[Stored items from a collection]
+++
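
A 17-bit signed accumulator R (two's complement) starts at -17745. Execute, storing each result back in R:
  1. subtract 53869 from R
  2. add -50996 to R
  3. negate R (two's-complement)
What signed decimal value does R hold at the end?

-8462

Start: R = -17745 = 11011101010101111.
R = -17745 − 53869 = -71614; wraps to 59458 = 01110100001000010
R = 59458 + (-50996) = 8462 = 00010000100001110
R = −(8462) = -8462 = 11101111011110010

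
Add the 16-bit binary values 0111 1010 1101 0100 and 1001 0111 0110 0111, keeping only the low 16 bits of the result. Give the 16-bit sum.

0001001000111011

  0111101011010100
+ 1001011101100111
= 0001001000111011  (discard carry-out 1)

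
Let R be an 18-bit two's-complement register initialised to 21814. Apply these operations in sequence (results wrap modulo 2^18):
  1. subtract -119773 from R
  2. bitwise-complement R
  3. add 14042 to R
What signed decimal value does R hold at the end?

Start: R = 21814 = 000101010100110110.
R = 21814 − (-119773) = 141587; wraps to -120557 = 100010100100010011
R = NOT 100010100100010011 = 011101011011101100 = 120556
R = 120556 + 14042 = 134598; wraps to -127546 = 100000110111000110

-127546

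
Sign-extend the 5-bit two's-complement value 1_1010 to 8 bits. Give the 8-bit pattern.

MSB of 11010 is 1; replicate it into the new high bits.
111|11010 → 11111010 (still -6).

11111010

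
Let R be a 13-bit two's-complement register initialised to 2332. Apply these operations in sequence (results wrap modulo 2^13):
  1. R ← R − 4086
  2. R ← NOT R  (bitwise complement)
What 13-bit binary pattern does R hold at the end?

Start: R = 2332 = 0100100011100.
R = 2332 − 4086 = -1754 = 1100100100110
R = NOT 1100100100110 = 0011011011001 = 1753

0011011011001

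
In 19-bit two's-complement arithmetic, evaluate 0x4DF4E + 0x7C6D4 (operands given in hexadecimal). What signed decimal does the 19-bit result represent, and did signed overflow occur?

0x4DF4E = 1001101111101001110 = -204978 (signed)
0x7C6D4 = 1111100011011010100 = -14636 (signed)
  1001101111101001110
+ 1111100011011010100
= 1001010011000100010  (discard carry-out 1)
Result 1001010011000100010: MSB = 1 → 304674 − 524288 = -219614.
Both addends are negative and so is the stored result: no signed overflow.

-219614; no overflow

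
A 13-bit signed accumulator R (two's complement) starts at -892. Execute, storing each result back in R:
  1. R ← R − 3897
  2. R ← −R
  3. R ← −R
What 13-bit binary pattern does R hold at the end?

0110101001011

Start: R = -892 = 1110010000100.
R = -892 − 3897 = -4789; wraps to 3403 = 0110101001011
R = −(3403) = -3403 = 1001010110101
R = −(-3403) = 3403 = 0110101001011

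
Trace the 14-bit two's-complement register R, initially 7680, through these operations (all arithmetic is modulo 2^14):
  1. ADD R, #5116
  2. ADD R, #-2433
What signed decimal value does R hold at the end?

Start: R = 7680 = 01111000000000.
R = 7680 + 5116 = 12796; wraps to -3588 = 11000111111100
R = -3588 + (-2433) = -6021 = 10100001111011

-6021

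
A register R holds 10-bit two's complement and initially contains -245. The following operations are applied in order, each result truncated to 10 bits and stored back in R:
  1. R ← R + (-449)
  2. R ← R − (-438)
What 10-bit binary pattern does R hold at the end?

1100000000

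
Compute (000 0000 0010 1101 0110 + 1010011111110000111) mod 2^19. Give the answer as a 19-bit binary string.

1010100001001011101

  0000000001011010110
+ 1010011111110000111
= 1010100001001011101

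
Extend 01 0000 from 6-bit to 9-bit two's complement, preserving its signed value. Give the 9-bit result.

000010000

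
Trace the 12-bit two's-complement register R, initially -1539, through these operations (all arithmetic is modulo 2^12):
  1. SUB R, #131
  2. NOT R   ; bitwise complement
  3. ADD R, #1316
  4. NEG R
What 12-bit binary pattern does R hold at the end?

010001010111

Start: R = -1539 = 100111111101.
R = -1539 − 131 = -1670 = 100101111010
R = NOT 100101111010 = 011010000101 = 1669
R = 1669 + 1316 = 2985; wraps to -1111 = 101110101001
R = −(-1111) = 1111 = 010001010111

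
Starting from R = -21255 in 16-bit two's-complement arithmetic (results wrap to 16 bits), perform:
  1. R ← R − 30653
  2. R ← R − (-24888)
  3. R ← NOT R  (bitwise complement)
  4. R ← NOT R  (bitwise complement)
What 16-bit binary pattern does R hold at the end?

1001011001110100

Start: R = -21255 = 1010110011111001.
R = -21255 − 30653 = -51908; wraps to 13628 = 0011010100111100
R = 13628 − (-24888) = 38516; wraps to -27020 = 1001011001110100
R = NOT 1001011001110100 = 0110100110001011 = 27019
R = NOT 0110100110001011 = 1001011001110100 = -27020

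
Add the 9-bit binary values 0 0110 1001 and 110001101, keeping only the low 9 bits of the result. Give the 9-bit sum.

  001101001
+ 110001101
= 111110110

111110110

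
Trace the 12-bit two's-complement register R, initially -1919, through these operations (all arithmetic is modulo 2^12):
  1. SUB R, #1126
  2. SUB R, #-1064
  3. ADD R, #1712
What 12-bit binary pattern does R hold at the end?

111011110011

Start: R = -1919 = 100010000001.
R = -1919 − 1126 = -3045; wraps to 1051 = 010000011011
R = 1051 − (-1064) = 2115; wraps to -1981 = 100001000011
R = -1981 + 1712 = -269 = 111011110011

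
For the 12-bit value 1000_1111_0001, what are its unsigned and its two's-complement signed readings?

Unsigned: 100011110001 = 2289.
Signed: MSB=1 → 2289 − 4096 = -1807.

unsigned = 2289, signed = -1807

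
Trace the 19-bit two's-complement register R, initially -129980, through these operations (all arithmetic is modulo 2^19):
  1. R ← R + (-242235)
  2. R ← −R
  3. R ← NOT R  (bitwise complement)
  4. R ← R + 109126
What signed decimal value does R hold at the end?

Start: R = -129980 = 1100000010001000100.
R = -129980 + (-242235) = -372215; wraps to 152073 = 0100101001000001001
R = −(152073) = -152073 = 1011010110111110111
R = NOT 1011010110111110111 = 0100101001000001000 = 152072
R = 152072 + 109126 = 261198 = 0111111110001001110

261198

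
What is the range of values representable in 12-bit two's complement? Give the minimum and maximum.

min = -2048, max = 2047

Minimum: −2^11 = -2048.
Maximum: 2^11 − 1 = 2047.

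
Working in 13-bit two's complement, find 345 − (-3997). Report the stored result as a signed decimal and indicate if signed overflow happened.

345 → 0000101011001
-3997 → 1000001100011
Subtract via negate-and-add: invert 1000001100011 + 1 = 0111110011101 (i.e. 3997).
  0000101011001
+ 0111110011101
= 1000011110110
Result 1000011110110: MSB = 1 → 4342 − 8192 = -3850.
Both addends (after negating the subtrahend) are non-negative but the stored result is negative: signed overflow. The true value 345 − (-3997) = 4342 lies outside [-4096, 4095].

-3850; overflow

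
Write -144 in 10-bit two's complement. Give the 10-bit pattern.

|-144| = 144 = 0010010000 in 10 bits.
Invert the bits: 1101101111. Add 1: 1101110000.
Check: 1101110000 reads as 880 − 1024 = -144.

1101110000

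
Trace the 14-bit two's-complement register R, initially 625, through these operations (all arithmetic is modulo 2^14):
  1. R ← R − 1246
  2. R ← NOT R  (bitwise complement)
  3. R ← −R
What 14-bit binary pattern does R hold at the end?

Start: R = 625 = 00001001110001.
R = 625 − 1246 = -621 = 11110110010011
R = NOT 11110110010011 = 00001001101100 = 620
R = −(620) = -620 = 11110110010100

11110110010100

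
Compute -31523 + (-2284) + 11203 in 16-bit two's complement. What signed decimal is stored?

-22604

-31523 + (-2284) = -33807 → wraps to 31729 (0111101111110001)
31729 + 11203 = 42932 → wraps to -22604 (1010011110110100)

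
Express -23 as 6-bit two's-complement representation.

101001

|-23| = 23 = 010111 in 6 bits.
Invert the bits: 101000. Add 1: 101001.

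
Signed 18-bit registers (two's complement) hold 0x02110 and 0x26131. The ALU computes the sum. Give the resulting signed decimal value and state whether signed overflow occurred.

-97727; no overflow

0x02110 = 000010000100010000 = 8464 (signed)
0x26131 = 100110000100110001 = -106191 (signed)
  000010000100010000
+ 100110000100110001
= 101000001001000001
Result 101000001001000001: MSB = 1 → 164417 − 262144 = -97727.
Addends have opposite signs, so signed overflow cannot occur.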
+++
ABOUT THIS TASK: Copy every line of the records above that holds the word "initialised".

EXERCISE OUTPUT:
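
Let R be an 18-bit two's-complement register initialised to 21814. Apply these operations in sequence (results wrap modulo 2^18):
Let R be a 13-bit two's-complement register initialised to 2332. Apply these operations in sequence (results wrap modulo 2^13):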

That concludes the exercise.